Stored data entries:

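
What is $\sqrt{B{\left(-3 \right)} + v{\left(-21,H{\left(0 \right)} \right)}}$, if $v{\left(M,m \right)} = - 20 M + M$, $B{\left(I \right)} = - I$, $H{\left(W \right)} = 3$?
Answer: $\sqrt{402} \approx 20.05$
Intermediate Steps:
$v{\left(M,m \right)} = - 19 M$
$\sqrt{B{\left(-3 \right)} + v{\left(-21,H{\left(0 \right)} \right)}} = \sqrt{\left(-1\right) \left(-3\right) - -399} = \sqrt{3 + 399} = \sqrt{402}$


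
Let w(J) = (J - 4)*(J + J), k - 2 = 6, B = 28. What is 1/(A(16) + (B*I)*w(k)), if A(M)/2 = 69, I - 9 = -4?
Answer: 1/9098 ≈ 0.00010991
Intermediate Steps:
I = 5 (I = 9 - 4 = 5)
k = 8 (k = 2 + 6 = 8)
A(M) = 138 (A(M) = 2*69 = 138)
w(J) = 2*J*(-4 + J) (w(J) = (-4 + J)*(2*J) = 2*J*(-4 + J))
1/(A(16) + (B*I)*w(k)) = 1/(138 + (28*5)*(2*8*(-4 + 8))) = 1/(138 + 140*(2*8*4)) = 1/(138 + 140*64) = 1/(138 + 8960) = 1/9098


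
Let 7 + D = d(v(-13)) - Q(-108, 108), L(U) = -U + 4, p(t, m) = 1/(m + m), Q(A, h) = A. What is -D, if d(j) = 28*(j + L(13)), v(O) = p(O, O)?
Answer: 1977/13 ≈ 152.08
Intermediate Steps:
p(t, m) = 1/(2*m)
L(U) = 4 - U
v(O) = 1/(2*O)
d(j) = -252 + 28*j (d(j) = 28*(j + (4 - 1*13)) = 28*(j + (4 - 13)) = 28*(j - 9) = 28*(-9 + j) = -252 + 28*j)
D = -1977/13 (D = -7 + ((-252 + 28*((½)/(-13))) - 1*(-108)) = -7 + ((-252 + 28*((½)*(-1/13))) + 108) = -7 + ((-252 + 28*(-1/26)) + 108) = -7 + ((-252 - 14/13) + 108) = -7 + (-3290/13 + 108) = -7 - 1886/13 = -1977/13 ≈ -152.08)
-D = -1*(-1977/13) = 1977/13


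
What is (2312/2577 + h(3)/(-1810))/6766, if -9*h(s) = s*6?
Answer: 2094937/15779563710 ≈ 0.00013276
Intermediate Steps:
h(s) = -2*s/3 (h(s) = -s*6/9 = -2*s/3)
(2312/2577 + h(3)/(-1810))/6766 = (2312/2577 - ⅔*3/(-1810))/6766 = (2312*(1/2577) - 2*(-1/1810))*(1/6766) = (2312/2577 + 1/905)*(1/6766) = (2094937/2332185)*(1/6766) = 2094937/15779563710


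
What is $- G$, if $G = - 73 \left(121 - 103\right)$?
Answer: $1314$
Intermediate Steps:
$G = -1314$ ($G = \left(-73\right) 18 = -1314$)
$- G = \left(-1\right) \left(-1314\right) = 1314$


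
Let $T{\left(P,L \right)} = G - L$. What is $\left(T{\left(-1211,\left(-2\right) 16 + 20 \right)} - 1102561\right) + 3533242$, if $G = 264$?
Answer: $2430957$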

# Work to be completed:
Some lines above contain the word "What". Copy each of them.

# Response to the task:
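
What is $\sqrt{B{\left(-3 \right)} + v{\left(-21,H{\left(0 \right)} \right)}}$, if $v{\left(M,m \right)} = - 20 M + M$, $B{\left(I \right)} = - I$, $H{\left(W \right)} = 3$?
Let w(J) = (J - 4)*(J + J), k - 2 = 6, B = 28. What is 1/(A(16) + (B*I)*w(k)), if A(M)/2 = 69, I - 9 = -4?
Let 7 + D = d(v(-13)) - Q(-108, 108), L(U) = -U + 4, p(t, m) = 1/(m + m), Q(A, h) = A. What is -D, if d(j) = 28*(j + L(13)), v(O) = p(O, O)?
What is (2312/2577 + h(3)/(-1810))/6766, if -9*h(s) = s*6?
What is $- G$, if $G = - 73 \left(121 - 103\right)$?
Let $T{\left(P,L \right)} = G - L$. What is $\left(T{\left(-1211,\left(-2\right) 16 + 20 \right)} - 1102561\right) + 3533242$, if $G = 264$?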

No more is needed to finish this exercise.